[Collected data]

☆ ☆ ☆

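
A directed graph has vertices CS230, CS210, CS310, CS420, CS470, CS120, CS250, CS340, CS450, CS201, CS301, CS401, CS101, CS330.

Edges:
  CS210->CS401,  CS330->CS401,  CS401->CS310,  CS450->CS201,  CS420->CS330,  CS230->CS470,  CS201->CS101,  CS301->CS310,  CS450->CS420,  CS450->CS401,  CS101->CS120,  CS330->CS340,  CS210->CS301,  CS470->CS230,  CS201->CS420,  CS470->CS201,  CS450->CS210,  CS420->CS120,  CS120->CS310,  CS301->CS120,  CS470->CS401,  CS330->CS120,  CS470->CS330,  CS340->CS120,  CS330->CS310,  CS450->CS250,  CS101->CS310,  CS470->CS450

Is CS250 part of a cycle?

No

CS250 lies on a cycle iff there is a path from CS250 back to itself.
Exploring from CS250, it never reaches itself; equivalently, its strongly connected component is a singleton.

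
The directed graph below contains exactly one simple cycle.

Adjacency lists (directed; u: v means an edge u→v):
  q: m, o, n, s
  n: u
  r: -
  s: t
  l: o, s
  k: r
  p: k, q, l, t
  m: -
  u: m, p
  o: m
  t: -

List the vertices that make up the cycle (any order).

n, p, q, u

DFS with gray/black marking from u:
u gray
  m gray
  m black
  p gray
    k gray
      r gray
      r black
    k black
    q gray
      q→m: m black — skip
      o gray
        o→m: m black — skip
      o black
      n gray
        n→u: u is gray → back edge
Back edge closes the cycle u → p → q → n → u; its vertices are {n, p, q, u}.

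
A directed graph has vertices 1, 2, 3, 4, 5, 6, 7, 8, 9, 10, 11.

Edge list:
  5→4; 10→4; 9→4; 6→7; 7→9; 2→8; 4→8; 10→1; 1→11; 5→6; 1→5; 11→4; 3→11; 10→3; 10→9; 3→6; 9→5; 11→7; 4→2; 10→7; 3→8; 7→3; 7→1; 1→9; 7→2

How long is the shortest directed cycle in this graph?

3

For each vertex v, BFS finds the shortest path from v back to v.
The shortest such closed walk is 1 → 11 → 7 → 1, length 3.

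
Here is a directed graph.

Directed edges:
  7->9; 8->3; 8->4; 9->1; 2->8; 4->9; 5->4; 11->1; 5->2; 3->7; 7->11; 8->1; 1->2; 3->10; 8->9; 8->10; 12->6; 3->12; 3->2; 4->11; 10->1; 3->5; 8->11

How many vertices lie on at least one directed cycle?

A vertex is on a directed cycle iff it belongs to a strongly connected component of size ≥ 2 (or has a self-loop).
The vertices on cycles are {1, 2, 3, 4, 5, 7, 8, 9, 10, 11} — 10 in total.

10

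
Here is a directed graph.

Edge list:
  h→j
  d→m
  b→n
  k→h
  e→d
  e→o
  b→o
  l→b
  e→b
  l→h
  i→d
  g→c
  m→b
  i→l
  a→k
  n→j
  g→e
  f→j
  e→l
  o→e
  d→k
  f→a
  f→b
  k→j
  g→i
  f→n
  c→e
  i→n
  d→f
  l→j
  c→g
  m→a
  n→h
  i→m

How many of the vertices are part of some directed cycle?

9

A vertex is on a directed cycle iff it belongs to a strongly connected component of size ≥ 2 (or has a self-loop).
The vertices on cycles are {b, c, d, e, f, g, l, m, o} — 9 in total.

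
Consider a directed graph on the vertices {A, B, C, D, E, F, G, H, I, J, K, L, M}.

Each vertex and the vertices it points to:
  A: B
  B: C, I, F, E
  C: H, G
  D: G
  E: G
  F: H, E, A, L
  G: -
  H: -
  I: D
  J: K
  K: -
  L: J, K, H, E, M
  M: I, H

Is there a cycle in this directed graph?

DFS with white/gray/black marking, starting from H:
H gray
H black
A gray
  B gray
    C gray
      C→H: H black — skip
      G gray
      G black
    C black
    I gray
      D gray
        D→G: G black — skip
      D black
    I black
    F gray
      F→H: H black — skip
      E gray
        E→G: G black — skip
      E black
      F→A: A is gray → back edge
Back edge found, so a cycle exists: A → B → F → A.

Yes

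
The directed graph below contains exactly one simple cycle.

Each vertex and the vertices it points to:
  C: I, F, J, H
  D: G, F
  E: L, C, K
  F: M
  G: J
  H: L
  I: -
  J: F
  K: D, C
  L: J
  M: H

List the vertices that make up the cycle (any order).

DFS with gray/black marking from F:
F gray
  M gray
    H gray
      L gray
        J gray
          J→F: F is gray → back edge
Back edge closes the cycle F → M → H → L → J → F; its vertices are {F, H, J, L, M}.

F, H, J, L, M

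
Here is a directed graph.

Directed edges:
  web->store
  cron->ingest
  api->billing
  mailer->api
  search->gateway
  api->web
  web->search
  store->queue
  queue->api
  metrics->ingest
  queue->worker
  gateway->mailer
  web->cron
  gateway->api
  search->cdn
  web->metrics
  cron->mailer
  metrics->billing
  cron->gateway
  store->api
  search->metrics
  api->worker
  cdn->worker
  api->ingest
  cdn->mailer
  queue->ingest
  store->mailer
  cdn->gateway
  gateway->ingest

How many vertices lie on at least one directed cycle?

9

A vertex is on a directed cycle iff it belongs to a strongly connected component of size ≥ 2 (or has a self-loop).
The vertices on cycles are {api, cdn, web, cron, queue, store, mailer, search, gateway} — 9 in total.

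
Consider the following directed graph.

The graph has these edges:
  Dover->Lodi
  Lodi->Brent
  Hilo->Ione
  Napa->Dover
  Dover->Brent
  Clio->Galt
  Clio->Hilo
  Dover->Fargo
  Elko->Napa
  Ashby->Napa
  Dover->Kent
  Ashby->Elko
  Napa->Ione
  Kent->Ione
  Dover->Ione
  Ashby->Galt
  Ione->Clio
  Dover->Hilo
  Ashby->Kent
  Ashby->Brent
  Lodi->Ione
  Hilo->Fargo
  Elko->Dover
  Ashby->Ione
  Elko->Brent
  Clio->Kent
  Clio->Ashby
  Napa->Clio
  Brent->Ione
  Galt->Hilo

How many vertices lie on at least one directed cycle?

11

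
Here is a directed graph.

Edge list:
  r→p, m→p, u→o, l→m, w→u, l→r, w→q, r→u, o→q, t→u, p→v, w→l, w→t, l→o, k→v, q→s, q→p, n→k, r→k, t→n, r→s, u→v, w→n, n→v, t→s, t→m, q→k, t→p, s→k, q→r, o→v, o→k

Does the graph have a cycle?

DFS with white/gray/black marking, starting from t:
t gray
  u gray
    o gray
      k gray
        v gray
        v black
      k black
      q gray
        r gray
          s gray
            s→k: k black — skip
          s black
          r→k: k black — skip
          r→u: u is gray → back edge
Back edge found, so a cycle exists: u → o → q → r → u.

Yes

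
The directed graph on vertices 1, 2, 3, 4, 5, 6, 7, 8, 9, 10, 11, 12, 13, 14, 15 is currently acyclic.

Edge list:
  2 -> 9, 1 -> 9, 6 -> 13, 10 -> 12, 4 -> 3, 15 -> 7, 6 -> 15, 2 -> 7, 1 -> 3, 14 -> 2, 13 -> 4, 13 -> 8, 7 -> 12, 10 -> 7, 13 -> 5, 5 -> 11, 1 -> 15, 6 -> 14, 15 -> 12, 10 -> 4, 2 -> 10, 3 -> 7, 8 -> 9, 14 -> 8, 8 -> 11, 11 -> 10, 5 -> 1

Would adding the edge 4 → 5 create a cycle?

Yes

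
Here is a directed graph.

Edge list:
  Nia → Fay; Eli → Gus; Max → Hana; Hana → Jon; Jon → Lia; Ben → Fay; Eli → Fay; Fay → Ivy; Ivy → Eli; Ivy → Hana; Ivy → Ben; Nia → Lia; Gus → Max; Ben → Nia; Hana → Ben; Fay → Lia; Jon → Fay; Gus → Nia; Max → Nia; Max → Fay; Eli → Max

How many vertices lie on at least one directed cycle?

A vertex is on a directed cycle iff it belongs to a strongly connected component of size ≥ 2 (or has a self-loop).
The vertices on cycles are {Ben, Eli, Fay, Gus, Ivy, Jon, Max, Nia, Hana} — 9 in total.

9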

☆ ☆ ☆

* What to do
From the line containing "The directed graph on" down to the last line of the records above, print every line exactly, with both ends kept.

* Task answer
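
The directed graph on vertices 1, 2, 3, 4, 5, 6, 7, 8, 9, 10, 11, 12, 13, 14, 15 is currently acyclic.

Edge list:
  2 -> 9, 1 -> 9, 6 -> 13, 10 -> 12, 4 -> 3, 15 -> 7, 6 -> 15, 2 -> 7, 1 -> 3, 14 -> 2, 13 -> 4, 13 -> 8, 7 -> 12, 10 -> 7, 13 -> 5, 5 -> 11, 1 -> 15, 6 -> 14, 15 -> 12, 10 -> 4, 2 -> 10, 3 -> 7, 8 -> 9, 14 -> 8, 8 -> 11, 11 -> 10, 5 -> 1

Would adding the edge 4 → 5 create a cycle?

Yes

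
Here is a directed graph.

Edge list:
  Nia → Fay; Eli → Gus; Max → Hana; Hana → Jon; Jon → Lia; Ben → Fay; Eli → Fay; Fay → Ivy; Ivy → Eli; Ivy → Hana; Ivy → Ben; Nia → Lia; Gus → Max; Ben → Nia; Hana → Ben; Fay → Lia; Jon → Fay; Gus → Nia; Max → Nia; Max → Fay; Eli → Max

How many vertices lie on at least one directed cycle?

A vertex is on a directed cycle iff it belongs to a strongly connected component of size ≥ 2 (or has a self-loop).
The vertices on cycles are {Ben, Eli, Fay, Gus, Ivy, Jon, Max, Nia, Hana} — 9 in total.

9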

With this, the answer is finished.